* _TASK INSTRUCTIONS_:
Read through the lines below for the string "Suppose" and copy each one that has it.

+---+

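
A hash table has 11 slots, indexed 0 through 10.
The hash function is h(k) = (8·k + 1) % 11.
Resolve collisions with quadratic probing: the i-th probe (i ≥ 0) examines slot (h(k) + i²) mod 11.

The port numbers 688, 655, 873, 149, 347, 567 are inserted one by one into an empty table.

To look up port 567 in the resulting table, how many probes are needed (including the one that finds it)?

Insert 688: h=5, slot 5 empty → index 5.
Insert 655: h=5, slot 5 occupied → index 6.
Insert 873: h=0, slot 0 empty → index 0.
Insert 149: h=5, slots 5,6 occupied → index 9.
Insert 347: h=5, slots 5,6,9 occupied → index 3.
Insert 567: h=5, slots 5,6,9,3 occupied → index 10.
Table: [873, ∅, ∅, 347, ∅, 688, 655, ∅, ∅, 149, 567]
Lookup 567: h=5, probe 5,6,9,3,10 → found at 10.

5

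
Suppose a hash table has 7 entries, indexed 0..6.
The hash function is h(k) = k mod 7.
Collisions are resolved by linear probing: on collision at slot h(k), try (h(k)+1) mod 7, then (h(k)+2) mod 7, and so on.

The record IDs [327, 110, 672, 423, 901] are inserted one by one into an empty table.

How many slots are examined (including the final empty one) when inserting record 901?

4

Insert 327: h=5, slot 5 empty -> index 5.
Insert 110: h=5, slot 5 occupied -> index 6.
Insert 672: h=0, slot 0 empty -> index 0.
Insert 423: h=3, slot 3 empty -> index 3.
Insert 901: h=5, slots 5,6,0 occupied -> index 1.
Table: [672, 901, —, 423, —, 327, 110]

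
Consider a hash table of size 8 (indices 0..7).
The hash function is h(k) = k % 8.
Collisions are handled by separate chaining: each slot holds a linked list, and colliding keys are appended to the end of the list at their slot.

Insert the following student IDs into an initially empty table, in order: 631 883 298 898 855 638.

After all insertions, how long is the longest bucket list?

2

631 -> bucket 7
883 -> bucket 3
298 -> bucket 2
898 -> bucket 2 (collision)
855 -> bucket 7 (collision)
638 -> bucket 6
Final buckets:
0: _
1: _
2: 298 -> 898
3: 883
4: _
5: _
6: 638
7: 631 -> 855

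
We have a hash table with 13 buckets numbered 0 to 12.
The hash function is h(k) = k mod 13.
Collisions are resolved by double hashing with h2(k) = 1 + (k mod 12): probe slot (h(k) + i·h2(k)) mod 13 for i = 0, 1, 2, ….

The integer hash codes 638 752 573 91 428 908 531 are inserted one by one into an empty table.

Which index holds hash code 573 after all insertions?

8

Insert 638: h=1, slot 1 empty => index 1.
Insert 752: h=11, slot 11 empty => index 11.
Insert 573: h=1, h2=10, slots 1,11 occupied => index 8.
Insert 91: h=0, slot 0 empty => index 0.
Insert 428: h=12, slot 12 empty => index 12.
Insert 908: h=11, h2=9, slot 11 occupied => index 7.
Insert 531: h=11, h2=4, slot 11 occupied => index 2.
Table: [91, 638, 531, _, _, _, _, 908, 573, _, _, 752, 428]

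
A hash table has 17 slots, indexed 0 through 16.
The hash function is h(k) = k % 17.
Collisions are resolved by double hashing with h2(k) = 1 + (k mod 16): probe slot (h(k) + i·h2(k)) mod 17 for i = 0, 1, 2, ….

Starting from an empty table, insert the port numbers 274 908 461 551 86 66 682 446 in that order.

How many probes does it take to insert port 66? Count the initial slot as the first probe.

Insert 274: h=2, slot 2 empty => index 2.
Insert 908: h=7, slot 7 empty => index 7.
Insert 461: h=2, h2=14, slot 2 occupied => index 16.
Insert 551: h=7, h2=8, slot 7 occupied => index 15.
Insert 86: h=1, slot 1 empty => index 1.
Insert 66: h=15, h2=3, slots 15,1 occupied => index 4.
Insert 682: h=2, h2=11, slot 2 occupied => index 13.
Insert 446: h=4, h2=15, slots 4,2 occupied => index 0.
Table: [446, 86, 274, -, 66, -, -, 908, -, -, -, -, -, 682, -, 551, 461]

3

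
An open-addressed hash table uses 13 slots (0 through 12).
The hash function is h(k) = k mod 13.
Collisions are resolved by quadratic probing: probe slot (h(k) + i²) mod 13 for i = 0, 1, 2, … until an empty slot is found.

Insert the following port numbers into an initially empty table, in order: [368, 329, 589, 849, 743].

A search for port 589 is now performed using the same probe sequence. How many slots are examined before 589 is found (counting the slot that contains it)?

368: h=4 -> slot 4
329: h=4, probe 4,5 -> slot 5
589: h=4, probe 4,5,8 -> slot 8
849: h=4, probe 4,5,8,0 -> slot 0
743: h=2 -> slot 2
Table: [849, ., 743, ., 368, 329, ., ., 589, ., ., ., .]
Lookup 589: h=4, probe 4,5,8 → found at 8.

3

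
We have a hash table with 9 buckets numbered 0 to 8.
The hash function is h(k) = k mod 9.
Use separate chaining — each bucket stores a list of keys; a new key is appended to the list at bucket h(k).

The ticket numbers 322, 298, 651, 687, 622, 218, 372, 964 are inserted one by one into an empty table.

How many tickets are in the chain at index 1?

Insert 322: h=7, bucket 7 empty → new chain.
Insert 298: h=1, bucket 1 empty → new chain.
Insert 651: h=3, bucket 3 empty → new chain.
Insert 687: h=3, bucket 3 nonempty → append to chain.
Insert 622: h=1, bucket 1 nonempty → append to chain.
Insert 218: h=2, bucket 2 empty → new chain.
Insert 372: h=3, bucket 3 nonempty → append to chain.
Insert 964: h=1, bucket 1 nonempty → append to chain.
Final buckets:
0: ∅
1: 298 -> 622 -> 964
2: 218
3: 651 -> 687 -> 372
4: ∅
5: ∅
6: ∅
7: 322
8: ∅

3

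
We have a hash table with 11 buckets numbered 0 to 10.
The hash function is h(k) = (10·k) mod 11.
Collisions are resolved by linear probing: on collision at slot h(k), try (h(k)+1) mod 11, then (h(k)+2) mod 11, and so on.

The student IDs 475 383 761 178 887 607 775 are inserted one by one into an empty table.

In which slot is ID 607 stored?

1

475 hashes to 9; slot 9 is free → place at 9.
383 hashes to 2; slot 2 is free → place at 2.
761 hashes to 9; 9 taken → place at 10.
178 hashes to 9; 9,10 taken → place at 0.
887 hashes to 4; slot 4 is free → place at 4.
607 hashes to 9; 9,10,0 taken → place at 1.
775 hashes to 6; slot 6 is free → place at 6.
Table: [178, 607, 383, —, 887, —, 775, —, —, 475, 761]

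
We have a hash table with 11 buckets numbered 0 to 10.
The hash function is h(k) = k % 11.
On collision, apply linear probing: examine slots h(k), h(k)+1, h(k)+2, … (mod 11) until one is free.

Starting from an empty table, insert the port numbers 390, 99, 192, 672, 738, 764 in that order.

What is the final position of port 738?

Insert 390: h=5, slot 5 empty => index 5.
Insert 99: h=0, slot 0 empty => index 0.
Insert 192: h=5, slot 5 occupied => index 6.
Insert 672: h=1, slot 1 empty => index 1.
Insert 738: h=1, slot 1 occupied => index 2.
Insert 764: h=5, slots 5,6 occupied => index 7.
Table: [99, 672, 738, ∅, ∅, 390, 192, 764, ∅, ∅, ∅]

2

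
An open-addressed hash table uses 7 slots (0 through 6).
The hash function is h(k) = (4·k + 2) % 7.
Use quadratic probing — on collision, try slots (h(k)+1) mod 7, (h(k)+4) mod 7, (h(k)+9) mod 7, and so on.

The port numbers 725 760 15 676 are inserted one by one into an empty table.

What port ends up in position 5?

760

725: h=4 -> slot 4
760: h=4, probe 4,5 -> slot 5
15: h=6 -> slot 6
676: h=4, probe 4,5,1 -> slot 1
Table: [∅, 676, ∅, ∅, 725, 760, 15]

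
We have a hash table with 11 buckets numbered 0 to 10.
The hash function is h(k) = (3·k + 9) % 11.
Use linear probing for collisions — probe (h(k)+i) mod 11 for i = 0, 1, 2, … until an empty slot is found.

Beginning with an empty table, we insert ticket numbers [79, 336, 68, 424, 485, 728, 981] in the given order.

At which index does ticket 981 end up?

9

Insert 79: h=4, slot 4 empty => index 4.
Insert 336: h=5, slot 5 empty => index 5.
Insert 68: h=4, slots 4,5 occupied => index 6.
Insert 424: h=5, slots 5,6 occupied => index 7.
Insert 485: h=1, slot 1 empty => index 1.
Insert 728: h=4, slots 4,5,6,7 occupied => index 8.
Insert 981: h=4, slots 4,5,6,7,8 occupied => index 9.
Table: [_, 485, _, _, 79, 336, 68, 424, 728, 981, _]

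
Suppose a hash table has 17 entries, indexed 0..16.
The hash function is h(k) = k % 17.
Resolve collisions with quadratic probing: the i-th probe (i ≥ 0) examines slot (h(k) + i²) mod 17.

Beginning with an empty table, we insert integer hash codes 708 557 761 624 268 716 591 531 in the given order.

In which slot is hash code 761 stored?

14

708: h=11 → slot 11
557: h=13 → slot 13
761: h=13, probe 13,14 → slot 14
624: h=12 → slot 12
268: h=13, probe 13,14,0 → slot 0
716: h=2 → slot 2
591: h=13, probe 13,14,0,5 → slot 5
531: h=4 → slot 4
Table: [268, ., 716, ., 531, 591, ., ., ., ., ., 708, 624, 557, 761, ., .]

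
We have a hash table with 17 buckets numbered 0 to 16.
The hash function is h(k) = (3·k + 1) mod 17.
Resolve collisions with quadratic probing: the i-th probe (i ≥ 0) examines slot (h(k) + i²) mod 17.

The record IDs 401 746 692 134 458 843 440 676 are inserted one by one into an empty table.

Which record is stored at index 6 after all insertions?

401: h=14 → slot 14
746: h=12 → slot 12
692: h=3 → slot 3
134: h=12, probe 12,13 → slot 13
458: h=15 → slot 15
843: h=14, probe 14,15,1 → slot 1
440: h=12, probe 12,13,16 → slot 16
676: h=6 → slot 6
Table: [., 843, ., 692, ., ., 676, ., ., ., ., ., 746, 134, 401, 458, 440]

676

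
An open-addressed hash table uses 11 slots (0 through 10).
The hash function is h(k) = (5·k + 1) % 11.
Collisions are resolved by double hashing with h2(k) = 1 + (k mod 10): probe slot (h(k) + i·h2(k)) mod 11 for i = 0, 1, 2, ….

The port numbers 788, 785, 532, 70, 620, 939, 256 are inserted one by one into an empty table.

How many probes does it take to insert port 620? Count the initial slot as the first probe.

3

788 hashes to 3; slot 3 is free => place at 3.
785 hashes to 10; slot 10 is free => place at 10.
532 hashes to 10, h2=3; 10 taken => place at 2.
70 hashes to 10, h2=1; 10 taken => place at 0.
620 hashes to 10, h2=1; 10,0 taken => place at 1.
939 hashes to 10, h2=10; 10 taken => place at 9.
256 hashes to 5; slot 5 is free => place at 5.
Table: [70, 620, 532, 788, _, 256, _, _, _, 939, 785]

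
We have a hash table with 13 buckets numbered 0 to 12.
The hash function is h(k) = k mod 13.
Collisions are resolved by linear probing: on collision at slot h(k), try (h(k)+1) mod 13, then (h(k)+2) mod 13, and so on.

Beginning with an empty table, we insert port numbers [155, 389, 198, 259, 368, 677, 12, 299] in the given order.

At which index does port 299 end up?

6

155 hashes to 12; slot 12 is free → place at 12.
389 hashes to 12; 12 taken → place at 0.
198 hashes to 3; slot 3 is free → place at 3.
259 hashes to 12; 12,0 taken → place at 1.
368 hashes to 4; slot 4 is free → place at 4.
677 hashes to 1; 1 taken → place at 2.
12 hashes to 12; 12,0,1,2,3,4 taken → place at 5.
299 hashes to 0; 0,1,2,3,4,5 taken → place at 6.
Table: [389, 259, 677, 198, 368, 12, 299, ∅, ∅, ∅, ∅, ∅, 155]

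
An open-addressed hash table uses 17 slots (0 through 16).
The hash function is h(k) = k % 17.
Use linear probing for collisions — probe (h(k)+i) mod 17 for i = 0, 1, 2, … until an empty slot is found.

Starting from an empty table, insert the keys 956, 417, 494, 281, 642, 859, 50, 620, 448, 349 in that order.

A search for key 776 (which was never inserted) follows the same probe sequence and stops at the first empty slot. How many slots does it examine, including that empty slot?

956 hashes to 4; slot 4 is free → place at 4.
417 hashes to 9; slot 9 is free → place at 9.
494 hashes to 1; slot 1 is free → place at 1.
281 hashes to 9; 9 taken → place at 10.
642 hashes to 13; slot 13 is free → place at 13.
859 hashes to 9; 9,10 taken → place at 11.
50 hashes to 16; slot 16 is free → place at 16.
620 hashes to 8; slot 8 is free → place at 8.
448 hashes to 6; slot 6 is free → place at 6.
349 hashes to 9; 9,10,11 taken → place at 12.
Table: [., 494, ., ., 956, ., 448, ., 620, 417, 281, 859, 349, 642, ., ., 50]
Lookup 776: h=11, probe 11,12,13,14 → slot 14 empty, not found.

4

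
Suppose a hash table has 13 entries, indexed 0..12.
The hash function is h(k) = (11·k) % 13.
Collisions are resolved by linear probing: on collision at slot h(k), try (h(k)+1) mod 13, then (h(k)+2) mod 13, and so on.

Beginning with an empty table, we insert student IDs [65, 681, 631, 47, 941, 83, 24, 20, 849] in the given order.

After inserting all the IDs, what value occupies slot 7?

849

65 hashes to 0; slot 0 is free -> place at 0.
681 hashes to 3; slot 3 is free -> place at 3.
631 hashes to 12; slot 12 is free -> place at 12.
47 hashes to 10; slot 10 is free -> place at 10.
941 hashes to 3; 3 taken -> place at 4.
83 hashes to 3; 3,4 taken -> place at 5.
24 hashes to 4; 4,5 taken -> place at 6.
20 hashes to 12; 12,0 taken -> place at 1.
849 hashes to 5; 5,6 taken -> place at 7.
Table: [65, 20, ∅, 681, 941, 83, 24, 849, ∅, ∅, 47, ∅, 631]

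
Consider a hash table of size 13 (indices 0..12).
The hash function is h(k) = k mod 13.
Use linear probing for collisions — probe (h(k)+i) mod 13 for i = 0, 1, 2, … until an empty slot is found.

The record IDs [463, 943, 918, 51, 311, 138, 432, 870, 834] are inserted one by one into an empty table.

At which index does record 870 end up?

463: h=8 → slot 8
943: h=7 → slot 7
918: h=8, probe 8,9 → slot 9
51: h=12 → slot 12
311: h=12, probe 12,0 → slot 0
138: h=8, probe 8,9,10 → slot 10
432: h=3 → slot 3
870: h=12, probe 12,0,1 → slot 1
834: h=2 → slot 2
Table: [311, 870, 834, 432, _, _, _, 943, 463, 918, 138, _, 51]

1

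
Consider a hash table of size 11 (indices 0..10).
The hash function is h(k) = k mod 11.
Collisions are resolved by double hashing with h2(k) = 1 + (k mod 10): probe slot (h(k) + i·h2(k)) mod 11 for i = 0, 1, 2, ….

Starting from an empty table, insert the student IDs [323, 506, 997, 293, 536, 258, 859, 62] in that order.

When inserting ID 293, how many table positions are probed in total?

4

323 hashes to 4; slot 4 is free => place at 4.
506 hashes to 0; slot 0 is free => place at 0.
997 hashes to 7; slot 7 is free => place at 7.
293 hashes to 7, h2=4; 7,0,4 taken => place at 8.
536 hashes to 8, h2=7; 8,4,0,7 taken => place at 3.
258 hashes to 5; slot 5 is free => place at 5.
859 hashes to 1; slot 1 is free => place at 1.
62 hashes to 7, h2=3; 7 taken => place at 10.
Table: [506, 859, _, 536, 323, 258, _, 997, 293, _, 62]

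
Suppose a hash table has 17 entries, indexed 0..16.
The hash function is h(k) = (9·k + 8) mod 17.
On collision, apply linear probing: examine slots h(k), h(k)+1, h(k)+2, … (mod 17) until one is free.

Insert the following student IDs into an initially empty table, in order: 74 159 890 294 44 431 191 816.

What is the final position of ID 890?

74: h=11 -> slot 11
159: h=11, probe 11,12 -> slot 12
890: h=11, probe 11,12,13 -> slot 13
294: h=2 -> slot 2
44: h=13, probe 13,14 -> slot 14
431: h=11, probe 11,12,13,14,15 -> slot 15
191: h=10 -> slot 10
816: h=8 -> slot 8
Table: [_, _, 294, _, _, _, _, _, 816, _, 191, 74, 159, 890, 44, 431, _]

13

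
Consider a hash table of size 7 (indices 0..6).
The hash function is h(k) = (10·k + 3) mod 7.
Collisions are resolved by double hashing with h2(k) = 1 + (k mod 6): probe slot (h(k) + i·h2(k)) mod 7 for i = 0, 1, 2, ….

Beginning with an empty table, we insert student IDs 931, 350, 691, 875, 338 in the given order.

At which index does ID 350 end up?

6

931 hashes to 3; slot 3 is free → place at 3.
350 hashes to 3, h2=3; 3 taken → place at 6.
691 hashes to 4; slot 4 is free → place at 4.
875 hashes to 3, h2=6; 3 taken → place at 2.
338 hashes to 2, h2=3; 2 taken → place at 5.
Table: [., ., 875, 931, 691, 338, 350]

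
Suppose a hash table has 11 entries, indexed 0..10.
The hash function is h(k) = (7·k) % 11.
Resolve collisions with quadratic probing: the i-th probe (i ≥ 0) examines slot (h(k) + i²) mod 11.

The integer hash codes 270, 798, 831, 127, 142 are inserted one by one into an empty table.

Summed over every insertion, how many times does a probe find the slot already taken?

6

Insert 270: h=9, slot 9 empty => index 9.
Insert 798: h=9, slot 9 occupied => index 10.
Insert 831: h=9, slots 9,10 occupied => index 2.
Insert 127: h=9, slots 9,10,2 occupied => index 7.
Insert 142: h=4, slot 4 empty => index 4.
Table: [∅, ∅, 831, ∅, 142, ∅, ∅, 127, ∅, 270, 798]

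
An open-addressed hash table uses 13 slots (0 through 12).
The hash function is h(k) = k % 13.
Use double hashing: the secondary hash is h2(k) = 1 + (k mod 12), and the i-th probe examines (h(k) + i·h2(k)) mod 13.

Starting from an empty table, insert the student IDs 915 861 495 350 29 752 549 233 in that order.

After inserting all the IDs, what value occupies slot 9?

29

915 hashes to 5; slot 5 is free => place at 5.
861 hashes to 3; slot 3 is free => place at 3.
495 hashes to 1; slot 1 is free => place at 1.
350 hashes to 12; slot 12 is free => place at 12.
29 hashes to 3, h2=6; 3 taken => place at 9.
752 hashes to 11; slot 11 is free => place at 11.
549 hashes to 3, h2=10; 3 taken => place at 0.
233 hashes to 12, h2=6; 12,5,11 taken => place at 4.
Table: [549, 495, _, 861, 233, 915, _, _, _, 29, _, 752, 350]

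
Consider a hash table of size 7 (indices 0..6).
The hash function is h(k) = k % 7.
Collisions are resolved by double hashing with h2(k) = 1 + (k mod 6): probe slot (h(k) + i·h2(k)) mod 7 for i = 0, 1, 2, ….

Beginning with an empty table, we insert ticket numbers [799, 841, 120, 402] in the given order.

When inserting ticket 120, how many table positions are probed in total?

2

799: h=1 → slot 1
841: h=1, h2=2, probe 1,3 → slot 3
120: h=1, h2=1, probe 1,2 → slot 2
402: h=3, h2=1, probe 3,4 → slot 4
Table: [∅, 799, 120, 841, 402, ∅, ∅]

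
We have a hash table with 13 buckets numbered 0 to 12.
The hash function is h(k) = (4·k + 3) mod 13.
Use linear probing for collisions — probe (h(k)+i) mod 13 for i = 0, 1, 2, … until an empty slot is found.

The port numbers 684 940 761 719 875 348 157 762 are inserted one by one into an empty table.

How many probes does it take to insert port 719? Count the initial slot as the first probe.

Insert 684: h=9, slot 9 empty → index 9.
Insert 940: h=6, slot 6 empty → index 6.
Insert 761: h=5, slot 5 empty → index 5.
Insert 719: h=6, slot 6 occupied → index 7.
Insert 875: h=6, slots 6,7 occupied → index 8.
Insert 348: h=4, slot 4 empty → index 4.
Insert 157: h=7, slots 7,8,9 occupied → index 10.
Insert 762: h=9, slots 9,10 occupied → index 11.
Table: [., ., ., ., 348, 761, 940, 719, 875, 684, 157, 762, .]

2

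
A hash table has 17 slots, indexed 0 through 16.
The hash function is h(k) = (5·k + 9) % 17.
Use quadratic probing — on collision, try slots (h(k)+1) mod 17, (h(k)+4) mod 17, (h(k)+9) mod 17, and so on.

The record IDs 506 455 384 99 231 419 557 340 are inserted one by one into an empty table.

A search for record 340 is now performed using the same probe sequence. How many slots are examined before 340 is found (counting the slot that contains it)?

4

506 hashes to 6; slot 6 is free => place at 6.
455 hashes to 6; 6 taken => place at 7.
384 hashes to 8; slot 8 is free => place at 8.
99 hashes to 11; slot 11 is free => place at 11.
231 hashes to 8; 8 taken => place at 9.
419 hashes to 13; slot 13 is free => place at 13.
557 hashes to 6; 6,7 taken => place at 10.
340 hashes to 9; 9,10,13 taken => place at 1.
Table: [_, 340, _, _, _, _, 506, 455, 384, 231, 557, 99, _, 419, _, _, _]
Lookup 340: h=9, probe 9,10,13,1 → found at 1.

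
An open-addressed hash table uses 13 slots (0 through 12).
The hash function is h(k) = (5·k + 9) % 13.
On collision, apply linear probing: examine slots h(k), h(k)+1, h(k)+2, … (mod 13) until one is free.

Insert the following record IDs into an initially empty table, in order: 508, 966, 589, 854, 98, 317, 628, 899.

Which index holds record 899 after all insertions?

508 hashes to 1; slot 1 is free => place at 1.
966 hashes to 3; slot 3 is free => place at 3.
589 hashes to 3; 3 taken => place at 4.
854 hashes to 2; slot 2 is free => place at 2.
98 hashes to 5; slot 5 is free => place at 5.
317 hashes to 8; slot 8 is free => place at 8.
628 hashes to 3; 3,4,5 taken => place at 6.
899 hashes to 6; 6 taken => place at 7.
Table: [., 508, 854, 966, 589, 98, 628, 899, 317, ., ., ., .]

7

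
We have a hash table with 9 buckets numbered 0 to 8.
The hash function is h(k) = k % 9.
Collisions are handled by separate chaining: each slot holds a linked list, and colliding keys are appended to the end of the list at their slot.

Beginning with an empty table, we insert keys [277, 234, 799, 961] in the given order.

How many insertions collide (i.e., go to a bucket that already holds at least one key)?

Insert 277: h=7, bucket 7 empty -> new chain.
Insert 234: h=0, bucket 0 empty -> new chain.
Insert 799: h=7, bucket 7 nonempty -> append to chain.
Insert 961: h=7, bucket 7 nonempty -> append to chain.
Final buckets:
0: 234
1: —
2: —
3: —
4: —
5: —
6: —
7: 277 -> 799 -> 961
8: —

2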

+---+

* _PROBLEM SOLUTION_:
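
Suppose a hash table has 7 entries, indexed 0..6.
Suppose a hash table has 17 entries, indexed 0..16.
Suppose a hash table has 13 entries, indexed 0..12.
Suppose a hash table has 17 entries, indexed 0..16.
Suppose a hash table has 11 entries, indexed 0..10.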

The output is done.